▶ [Task objective]: Scan the data for "ranks" and copy the lines it appears in.

▶ [Input data]:

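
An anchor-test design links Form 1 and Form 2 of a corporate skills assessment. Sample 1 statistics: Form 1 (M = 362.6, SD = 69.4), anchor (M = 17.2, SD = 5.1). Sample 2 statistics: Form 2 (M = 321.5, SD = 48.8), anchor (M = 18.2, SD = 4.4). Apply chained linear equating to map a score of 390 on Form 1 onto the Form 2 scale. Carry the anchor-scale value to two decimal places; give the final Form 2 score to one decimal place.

332.7

Form 1 → anchor (Sample 1): v = (5.1/69.4)(390 − 362.6) + 17.2 = 19.21
anchor → Form 2 (Sample 2): y = (48.8/4.4)(19.21 − 18.2) + 321.5 = 332.7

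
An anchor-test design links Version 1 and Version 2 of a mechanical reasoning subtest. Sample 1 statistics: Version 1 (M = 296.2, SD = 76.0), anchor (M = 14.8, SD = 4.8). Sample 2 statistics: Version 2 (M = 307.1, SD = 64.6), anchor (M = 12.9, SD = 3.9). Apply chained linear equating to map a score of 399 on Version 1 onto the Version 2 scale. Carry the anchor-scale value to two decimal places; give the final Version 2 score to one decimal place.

446.1

Version 1 → anchor (Sample 1): v = (4.8/76.0)(399 − 296.2) + 14.8 = 21.29
anchor → Version 2 (Sample 2): y = (64.6/3.9)(21.29 − 12.9) + 307.1 = 446.1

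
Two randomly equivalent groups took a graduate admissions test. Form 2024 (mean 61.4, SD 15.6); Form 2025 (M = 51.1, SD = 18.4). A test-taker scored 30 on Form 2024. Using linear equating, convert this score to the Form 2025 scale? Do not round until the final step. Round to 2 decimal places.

14.06

Linear equating: y = (SD_Y/SD_X)(x − M_X) + M_Y
y = (18.4/15.6)(30 − 61.4) + 51.1
y = 1.179487 × -31.4 + 51.1 = -37.0359 + 51.1 = 14.06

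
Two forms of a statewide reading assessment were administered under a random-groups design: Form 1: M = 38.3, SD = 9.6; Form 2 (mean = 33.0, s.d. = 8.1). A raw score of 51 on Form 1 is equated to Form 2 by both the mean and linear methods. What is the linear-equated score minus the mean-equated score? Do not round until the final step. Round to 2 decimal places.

Mean-equated: 51 + (33.0 − 38.3) = 45.70
Linear-equated: (8.1/9.6)(51 − 38.3) + 33.0 = 43.716
Difference = 43.716 − 45.70 = -1.98

-1.98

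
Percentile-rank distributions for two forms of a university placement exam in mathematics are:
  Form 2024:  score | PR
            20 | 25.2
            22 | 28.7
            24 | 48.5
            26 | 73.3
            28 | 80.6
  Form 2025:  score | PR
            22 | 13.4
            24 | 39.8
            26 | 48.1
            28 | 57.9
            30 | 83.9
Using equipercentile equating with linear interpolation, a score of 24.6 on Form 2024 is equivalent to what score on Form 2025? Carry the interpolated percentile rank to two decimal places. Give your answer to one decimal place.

27.6

PR of 24.6 on Form 2024: 48.5 + (24.6 − 24)/(26 − 24) × (73.3 − 48.5) = 55.94
On Form 2025, PR 55.94 falls between score 26 (PR 48.1) and 28 (PR 57.9).
Interpolate: 26 + (55.94 − 48.1)/(57.9 − 48.1) × (28 − 26) = 27.6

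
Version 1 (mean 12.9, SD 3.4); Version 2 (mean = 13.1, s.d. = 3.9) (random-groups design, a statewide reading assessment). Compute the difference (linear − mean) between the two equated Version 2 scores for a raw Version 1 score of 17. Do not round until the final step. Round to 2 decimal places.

0.60

Mean-equated: 17 + (13.1 − 12.9) = 17.20
Linear-equated: (3.9/3.4)(17 − 12.9) + 13.1 = 17.803
Difference = 17.803 − 17.20 = 0.60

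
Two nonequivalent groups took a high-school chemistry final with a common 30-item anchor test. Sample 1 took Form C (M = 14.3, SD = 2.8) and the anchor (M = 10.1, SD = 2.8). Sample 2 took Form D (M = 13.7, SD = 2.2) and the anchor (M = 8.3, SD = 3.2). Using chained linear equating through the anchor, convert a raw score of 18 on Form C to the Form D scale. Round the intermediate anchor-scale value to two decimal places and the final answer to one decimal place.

17.5

Form C → anchor (Sample 1): v = (2.8/2.8)(18 − 14.3) + 10.1 = 13.80
anchor → Form D (Sample 2): y = (2.2/3.2)(13.80 − 8.3) + 13.7 = 17.5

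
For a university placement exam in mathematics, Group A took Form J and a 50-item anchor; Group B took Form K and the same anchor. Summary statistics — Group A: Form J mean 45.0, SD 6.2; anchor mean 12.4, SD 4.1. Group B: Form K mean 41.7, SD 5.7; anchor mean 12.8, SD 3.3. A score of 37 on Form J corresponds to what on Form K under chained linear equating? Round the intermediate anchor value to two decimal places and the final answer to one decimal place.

Form J → anchor (Group A): v = (4.1/6.2)(37 − 45.0) + 12.4 = 7.11
anchor → Form K (Group B): y = (5.7/3.3)(7.11 − 12.8) + 41.7 = 31.9

31.9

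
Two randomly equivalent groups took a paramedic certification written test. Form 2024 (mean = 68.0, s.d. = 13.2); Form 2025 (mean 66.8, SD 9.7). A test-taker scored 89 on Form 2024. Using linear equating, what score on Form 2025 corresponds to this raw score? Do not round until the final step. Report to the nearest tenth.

82.2

Linear equating: y = (SD_Y/SD_X)(x − M_X) + M_Y
y = (9.7/13.2)(89 − 68.0) + 66.8
y = 0.734848 × 21.0 + 66.8 = 15.4318 + 66.8 = 82.2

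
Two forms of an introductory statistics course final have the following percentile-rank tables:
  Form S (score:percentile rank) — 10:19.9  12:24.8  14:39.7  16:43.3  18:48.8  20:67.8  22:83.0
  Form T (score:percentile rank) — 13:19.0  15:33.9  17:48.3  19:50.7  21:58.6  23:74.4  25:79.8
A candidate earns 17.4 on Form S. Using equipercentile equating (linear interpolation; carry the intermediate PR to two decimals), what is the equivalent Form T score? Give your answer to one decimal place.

16.8

PR of 17.4 on Form S: 43.3 + (17.4 − 16)/(18 − 16) × (48.8 − 43.3) = 47.15
On Form T, PR 47.15 falls between score 15 (PR 33.9) and 17 (PR 48.3).
Interpolate: 15 + (47.15 − 33.9)/(48.3 − 33.9) × (17 − 15) = 16.8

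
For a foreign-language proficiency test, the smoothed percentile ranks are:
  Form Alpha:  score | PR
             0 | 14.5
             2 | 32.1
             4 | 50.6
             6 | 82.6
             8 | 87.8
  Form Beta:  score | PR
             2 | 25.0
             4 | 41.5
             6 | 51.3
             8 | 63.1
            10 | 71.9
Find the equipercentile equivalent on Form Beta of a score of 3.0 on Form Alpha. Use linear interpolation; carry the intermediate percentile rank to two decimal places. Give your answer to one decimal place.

4.0

PR of 3.0 on Form Alpha: 32.1 + (3.0 − 2)/(4 − 2) × (50.6 − 32.1) = 41.35
On Form Beta, PR 41.35 falls between score 2 (PR 25.0) and 4 (PR 41.5).
Interpolate: 2 + (41.35 − 25.0)/(41.5 − 25.0) × (4 − 2) = 4.0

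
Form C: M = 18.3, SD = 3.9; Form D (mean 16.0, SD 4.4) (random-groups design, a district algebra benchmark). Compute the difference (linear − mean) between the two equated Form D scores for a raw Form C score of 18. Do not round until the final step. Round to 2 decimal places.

-0.04

Mean-equated: 18 + (16.0 − 18.3) = 15.70
Linear-equated: (4.4/3.9)(18 − 18.3) + 16.0 = 15.662
Difference = 15.662 − 15.70 = -0.04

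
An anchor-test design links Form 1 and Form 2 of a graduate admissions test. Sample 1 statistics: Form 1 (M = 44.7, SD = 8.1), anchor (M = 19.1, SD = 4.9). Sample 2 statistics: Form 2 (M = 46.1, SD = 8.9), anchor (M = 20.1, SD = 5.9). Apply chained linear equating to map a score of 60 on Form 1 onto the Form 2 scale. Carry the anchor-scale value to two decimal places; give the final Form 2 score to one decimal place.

Form 1 → anchor (Sample 1): v = (4.9/8.1)(60 − 44.7) + 19.1 = 28.36
anchor → Form 2 (Sample 2): y = (8.9/5.9)(28.36 − 20.1) + 46.1 = 58.6

58.6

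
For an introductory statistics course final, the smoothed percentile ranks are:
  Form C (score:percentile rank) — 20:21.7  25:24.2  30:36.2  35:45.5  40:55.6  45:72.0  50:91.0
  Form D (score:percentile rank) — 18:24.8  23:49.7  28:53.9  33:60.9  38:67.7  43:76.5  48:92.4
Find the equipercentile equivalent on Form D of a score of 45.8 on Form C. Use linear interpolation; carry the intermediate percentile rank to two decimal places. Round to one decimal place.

PR of 45.8 on Form C: 72.0 + (45.8 − 45)/(50 − 45) × (91.0 − 72.0) = 75.04
On Form D, PR 75.04 falls between score 38 (PR 67.7) and 43 (PR 76.5).
Interpolate: 38 + (75.04 − 67.7)/(76.5 − 67.7) × (43 − 38) = 42.2

42.2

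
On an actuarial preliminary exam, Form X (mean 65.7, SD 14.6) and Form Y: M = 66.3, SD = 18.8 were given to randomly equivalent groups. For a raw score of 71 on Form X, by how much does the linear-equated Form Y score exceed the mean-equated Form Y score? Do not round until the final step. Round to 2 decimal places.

1.52

Mean-equated: 71 + (66.3 − 65.7) = 71.60
Linear-equated: (18.8/14.6)(71 − 65.7) + 66.3 = 73.125
Difference = 73.125 − 71.60 = 1.52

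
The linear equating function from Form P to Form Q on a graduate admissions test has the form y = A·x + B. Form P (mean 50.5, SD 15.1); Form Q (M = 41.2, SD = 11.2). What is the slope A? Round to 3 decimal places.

0.742

A = SD_Y / SD_X = 11.2 / 15.1 = 0.742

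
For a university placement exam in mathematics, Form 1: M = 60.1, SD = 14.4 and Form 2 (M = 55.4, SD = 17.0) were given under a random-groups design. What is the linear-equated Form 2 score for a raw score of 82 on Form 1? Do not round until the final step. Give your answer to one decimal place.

81.3

Linear equating: y = (SD_Y/SD_X)(x − M_X) + M_Y
y = (17.0/14.4)(82 − 60.1) + 55.4
y = 1.180556 × 21.9 + 55.4 = 25.8542 + 55.4 = 81.3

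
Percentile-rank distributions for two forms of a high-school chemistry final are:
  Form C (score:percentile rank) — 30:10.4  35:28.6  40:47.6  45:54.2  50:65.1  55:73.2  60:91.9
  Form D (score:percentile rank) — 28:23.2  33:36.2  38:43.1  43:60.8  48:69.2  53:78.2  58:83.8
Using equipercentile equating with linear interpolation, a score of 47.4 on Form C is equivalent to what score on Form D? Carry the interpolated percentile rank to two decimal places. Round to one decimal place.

42.6

PR of 47.4 on Form C: 54.2 + (47.4 − 45)/(50 − 45) × (65.1 − 54.2) = 59.43
On Form D, PR 59.43 falls between score 38 (PR 43.1) and 43 (PR 60.8).
Interpolate: 38 + (59.43 − 43.1)/(60.8 − 43.1) × (43 − 38) = 42.6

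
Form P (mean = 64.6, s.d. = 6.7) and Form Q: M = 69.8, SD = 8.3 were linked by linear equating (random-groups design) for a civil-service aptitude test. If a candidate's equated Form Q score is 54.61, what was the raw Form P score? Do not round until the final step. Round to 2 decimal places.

52.34

Invert y = (SD_Y/SD_X)(x − M_X) + M_Y:
x = (SD_X/SD_Y)(y − M_Y) + M_X = (6.7/8.3)(54.61 − 69.8) + 64.6
x = 0.807229 × -15.190 + 64.6 = 52.34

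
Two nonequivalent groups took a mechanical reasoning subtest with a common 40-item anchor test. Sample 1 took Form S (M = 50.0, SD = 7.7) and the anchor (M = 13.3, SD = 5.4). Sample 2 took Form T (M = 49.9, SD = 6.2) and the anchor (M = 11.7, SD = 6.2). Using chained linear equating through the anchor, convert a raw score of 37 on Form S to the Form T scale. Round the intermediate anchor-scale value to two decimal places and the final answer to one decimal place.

Form S → anchor (Sample 1): v = (5.4/7.7)(37 − 50.0) + 13.3 = 4.18
anchor → Form T (Sample 2): y = (6.2/6.2)(4.18 − 11.7) + 49.9 = 42.4

42.4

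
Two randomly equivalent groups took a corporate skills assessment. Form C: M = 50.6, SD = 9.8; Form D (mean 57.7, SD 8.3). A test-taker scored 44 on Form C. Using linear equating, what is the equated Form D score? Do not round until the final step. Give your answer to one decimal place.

Linear equating: y = (SD_Y/SD_X)(x − M_X) + M_Y
y = (8.3/9.8)(44 − 50.6) + 57.7
y = 0.846939 × -6.6 + 57.7 = -5.5898 + 57.7 = 52.1

52.1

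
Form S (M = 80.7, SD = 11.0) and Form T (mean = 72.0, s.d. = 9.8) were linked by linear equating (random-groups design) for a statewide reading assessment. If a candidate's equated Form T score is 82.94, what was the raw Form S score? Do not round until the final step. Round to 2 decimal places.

Invert y = (SD_Y/SD_X)(x − M_X) + M_Y:
x = (SD_X/SD_Y)(y − M_Y) + M_X = (11.0/9.8)(82.94 − 72.0) + 80.7
x = 1.122449 × 10.940 + 80.7 = 92.98

92.98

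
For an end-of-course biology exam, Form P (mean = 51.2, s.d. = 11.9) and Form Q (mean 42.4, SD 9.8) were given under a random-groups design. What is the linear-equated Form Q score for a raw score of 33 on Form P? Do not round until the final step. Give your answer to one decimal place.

27.4

Linear equating: y = (SD_Y/SD_X)(x − M_X) + M_Y
y = (9.8/11.9)(33 − 51.2) + 42.4
y = 0.823529 × -18.2 + 42.4 = -14.9882 + 42.4 = 27.4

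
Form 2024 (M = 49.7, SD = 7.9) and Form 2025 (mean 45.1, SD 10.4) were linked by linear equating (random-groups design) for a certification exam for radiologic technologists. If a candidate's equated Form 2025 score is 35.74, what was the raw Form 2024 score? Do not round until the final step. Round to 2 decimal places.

Invert y = (SD_Y/SD_X)(x − M_X) + M_Y:
x = (SD_X/SD_Y)(y − M_Y) + M_X = (7.9/10.4)(35.74 − 45.1) + 49.7
x = 0.759615 × -9.360 + 49.7 = 42.59

42.59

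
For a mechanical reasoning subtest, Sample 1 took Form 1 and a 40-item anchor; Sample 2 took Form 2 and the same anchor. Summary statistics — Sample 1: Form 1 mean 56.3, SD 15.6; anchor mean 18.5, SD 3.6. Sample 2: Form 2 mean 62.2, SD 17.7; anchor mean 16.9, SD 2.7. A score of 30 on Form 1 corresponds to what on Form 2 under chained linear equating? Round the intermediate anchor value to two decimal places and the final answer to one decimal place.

32.9

Form 1 → anchor (Sample 1): v = (3.6/15.6)(30 − 56.3) + 18.5 = 12.43
anchor → Form 2 (Sample 2): y = (17.7/2.7)(12.43 − 16.9) + 62.2 = 32.9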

▶ [Response to this exercise]:
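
For a foreign-language proficiency test, the smoothed percentile ranks are:
For an introductory statistics course final, the smoothed percentile ranks are: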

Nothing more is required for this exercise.